- **ASSIGNMENT**
Could you output all of the records below exactly as they appear?

(Dataset entries)
○ ○ ○ ○ ○

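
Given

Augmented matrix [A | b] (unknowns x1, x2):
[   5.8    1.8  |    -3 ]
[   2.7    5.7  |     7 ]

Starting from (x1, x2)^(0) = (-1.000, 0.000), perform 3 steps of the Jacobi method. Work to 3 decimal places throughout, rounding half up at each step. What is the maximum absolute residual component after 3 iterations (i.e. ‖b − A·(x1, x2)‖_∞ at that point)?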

○ ○ ○ ○ ○

- **ANSWER TO THIS PROBLEM**
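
Given

Augmented matrix [A | b] (unknowns x1, x2):
[   5.8    1.8  |    -3 ]
[   2.7    5.7  |     7 ]

Starting from (x1, x2)^(0) = (-1.000, 0.000), perform 3 steps of the Jacobi method. Work to 3 decimal places throughout, rounding half up at each step. What is the maximum absolute residual component after 3 iterations (i.e. ‖b − A·(x1, x2)‖_∞ at that point)?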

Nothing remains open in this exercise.